INPUT:
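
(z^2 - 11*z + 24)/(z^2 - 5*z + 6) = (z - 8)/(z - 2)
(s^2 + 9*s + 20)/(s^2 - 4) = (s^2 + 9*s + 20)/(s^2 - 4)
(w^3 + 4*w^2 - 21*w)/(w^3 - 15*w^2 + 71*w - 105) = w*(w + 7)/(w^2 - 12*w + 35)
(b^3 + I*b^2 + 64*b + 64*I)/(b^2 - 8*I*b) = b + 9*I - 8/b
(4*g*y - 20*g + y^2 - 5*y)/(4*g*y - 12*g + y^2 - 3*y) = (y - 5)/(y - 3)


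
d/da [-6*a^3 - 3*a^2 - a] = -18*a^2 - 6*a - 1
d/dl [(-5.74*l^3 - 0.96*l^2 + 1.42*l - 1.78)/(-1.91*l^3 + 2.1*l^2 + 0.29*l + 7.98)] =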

--

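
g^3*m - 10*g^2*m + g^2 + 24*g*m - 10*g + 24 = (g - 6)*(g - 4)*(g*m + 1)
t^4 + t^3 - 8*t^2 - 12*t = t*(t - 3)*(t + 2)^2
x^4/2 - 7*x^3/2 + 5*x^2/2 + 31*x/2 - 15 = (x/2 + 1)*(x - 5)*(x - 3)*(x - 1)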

EXERCISE OBJECTIVE:
Where the data above reaches the line holding "(z^2 - 11*z", begin printing, and stop after the line holding "d/dl [(-5.74*l^3 - 0.96*l^2". Each line must be reproduced exactly, with nothing else added.

ANSWER SPACE:
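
(z^2 - 11*z + 24)/(z^2 - 5*z + 6) = (z - 8)/(z - 2)
(s^2 + 9*s + 20)/(s^2 - 4) = (s^2 + 9*s + 20)/(s^2 - 4)
(w^3 + 4*w^2 - 21*w)/(w^3 - 15*w^2 + 71*w - 105) = w*(w + 7)/(w^2 - 12*w + 35)
(b^3 + I*b^2 + 64*b + 64*I)/(b^2 - 8*I*b) = b + 9*I - 8/b
(4*g*y - 20*g + y^2 - 5*y)/(4*g*y - 12*g + y^2 - 3*y) = (y - 5)/(y - 3)


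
d/da [-6*a^3 - 3*a^2 - a] = -18*a^2 - 6*a - 1
d/dl [(-5.74*l^3 - 0.96*l^2 + 1.42*l - 1.78)/(-1.91*l^3 + 2.1*l^2 + 0.29*l + 7.98)] =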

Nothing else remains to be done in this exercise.